Recorded data section start

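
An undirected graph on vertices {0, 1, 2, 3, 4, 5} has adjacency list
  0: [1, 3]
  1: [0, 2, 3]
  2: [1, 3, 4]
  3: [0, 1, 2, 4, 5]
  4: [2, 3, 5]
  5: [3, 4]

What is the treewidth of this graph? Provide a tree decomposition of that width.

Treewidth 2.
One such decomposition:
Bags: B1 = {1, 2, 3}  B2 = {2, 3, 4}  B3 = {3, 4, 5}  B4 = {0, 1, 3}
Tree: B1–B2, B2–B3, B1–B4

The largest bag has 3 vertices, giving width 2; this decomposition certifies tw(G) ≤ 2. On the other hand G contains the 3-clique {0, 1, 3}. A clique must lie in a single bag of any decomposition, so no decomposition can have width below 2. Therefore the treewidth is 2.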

Recorded data section end

Exercise details:
Copy every line of the records above exactly.

Written solution:
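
An undirected graph on vertices {0, 1, 2, 3, 4, 5} has adjacency list
  0: [1, 3]
  1: [0, 2, 3]
  2: [1, 3, 4]
  3: [0, 1, 2, 4, 5]
  4: [2, 3, 5]
  5: [3, 4]

What is the treewidth of this graph? Provide a tree decomposition of that width.

Treewidth 2.
One such decomposition:
Bags: B1 = {1, 2, 3}  B2 = {2, 3, 4}  B3 = {3, 4, 5}  B4 = {0, 1, 3}
Tree: B1–B2, B2–B3, B1–B4

The largest bag has 3 vertices, giving width 2; this decomposition certifies tw(G) ≤ 2. On the other hand G contains the 3-clique {0, 1, 3}. A clique must lie in a single bag of any decomposition, so no decomposition can have width below 2. Therefore the treewidth is 2.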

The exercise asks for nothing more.